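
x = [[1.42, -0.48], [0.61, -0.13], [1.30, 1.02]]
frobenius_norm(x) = 2.32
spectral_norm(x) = 2.05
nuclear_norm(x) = 3.13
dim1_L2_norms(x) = [1.5, 0.62, 1.65]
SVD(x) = [[-0.64, -0.68], [-0.28, -0.23], [-0.72, 0.69]] @ diag([2.0466028035358463, 1.085180613796254]) @ [[-0.98, -0.19], [-0.19, 0.98]]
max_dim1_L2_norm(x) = 1.65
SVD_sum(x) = [[1.28, 0.25],[0.56, 0.11],[1.44, 0.28]] + [[0.14,-0.73], [0.05,-0.24], [-0.14,0.74]]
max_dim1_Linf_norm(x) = 1.42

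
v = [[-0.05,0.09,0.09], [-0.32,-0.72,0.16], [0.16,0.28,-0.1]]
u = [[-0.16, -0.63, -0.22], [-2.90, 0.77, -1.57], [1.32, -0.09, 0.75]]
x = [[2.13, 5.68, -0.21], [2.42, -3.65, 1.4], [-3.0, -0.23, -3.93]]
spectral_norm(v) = 0.87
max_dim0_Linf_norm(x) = 5.68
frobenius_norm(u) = 3.78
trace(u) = 1.36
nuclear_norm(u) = 4.43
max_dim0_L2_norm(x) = 6.76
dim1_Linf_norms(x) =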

Task details:
Set down each entry above again exactly as it reads.

Exercise response:
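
x = [[1.42, -0.48], [0.61, -0.13], [1.30, 1.02]]
frobenius_norm(x) = 2.32
spectral_norm(x) = 2.05
nuclear_norm(x) = 3.13
dim1_L2_norms(x) = [1.5, 0.62, 1.65]
SVD(x) = [[-0.64, -0.68], [-0.28, -0.23], [-0.72, 0.69]] @ diag([2.0466028035358463, 1.085180613796254]) @ [[-0.98, -0.19], [-0.19, 0.98]]
max_dim1_L2_norm(x) = 1.65
SVD_sum(x) = [[1.28, 0.25],[0.56, 0.11],[1.44, 0.28]] + [[0.14,-0.73], [0.05,-0.24], [-0.14,0.74]]
max_dim1_Linf_norm(x) = 1.42

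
v = [[-0.05,0.09,0.09], [-0.32,-0.72,0.16], [0.16,0.28,-0.1]]
u = [[-0.16, -0.63, -0.22], [-2.90, 0.77, -1.57], [1.32, -0.09, 0.75]]
x = [[2.13, 5.68, -0.21], [2.42, -3.65, 1.4], [-3.0, -0.23, -3.93]]
spectral_norm(v) = 0.87
max_dim0_Linf_norm(x) = 5.68
frobenius_norm(u) = 3.78
trace(u) = 1.36
nuclear_norm(u) = 4.43
max_dim0_L2_norm(x) = 6.76
dim1_Linf_norms(x) =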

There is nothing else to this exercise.